== Segment start ==
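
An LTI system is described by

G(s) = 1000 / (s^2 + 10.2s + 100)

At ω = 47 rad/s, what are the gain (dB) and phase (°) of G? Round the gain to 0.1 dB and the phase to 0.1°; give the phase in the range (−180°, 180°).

-6.7 dB, -167.2°

At s = jω = j47:
quadratic: (j47)² + 10.2·j47 + 100 = -2109 + j479.4 → |·| ≈ 2162.8, ∠ ≈ 167.19°
|G| = 1000 / 2162.8 ≈ 0.46236
Gain = 20 log₁₀(0.46236) ≈ -6.70 dB
∠G = 0.00° − 167.19° = -167.19°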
== Segment end ==
→ TASK DIRECTIONS
Once you have read the data, reproduce all of it exactly.

→ RESULT
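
An LTI system is described by

G(s) = 1000 / (s^2 + 10.2s + 100)

At ω = 47 rad/s, what are the gain (dB) and phase (°) of G? Round the gain to 0.1 dB and the phase to 0.1°; give the phase in the range (−180°, 180°).

-6.7 dB, -167.2°

At s = jω = j47:
quadratic: (j47)² + 10.2·j47 + 100 = -2109 + j479.4 → |·| ≈ 2162.8, ∠ ≈ 167.19°
|G| = 1000 / 2162.8 ≈ 0.46236
Gain = 20 log₁₀(0.46236) ≈ -6.70 dB
∠G = 0.00° − 167.19° = -167.19°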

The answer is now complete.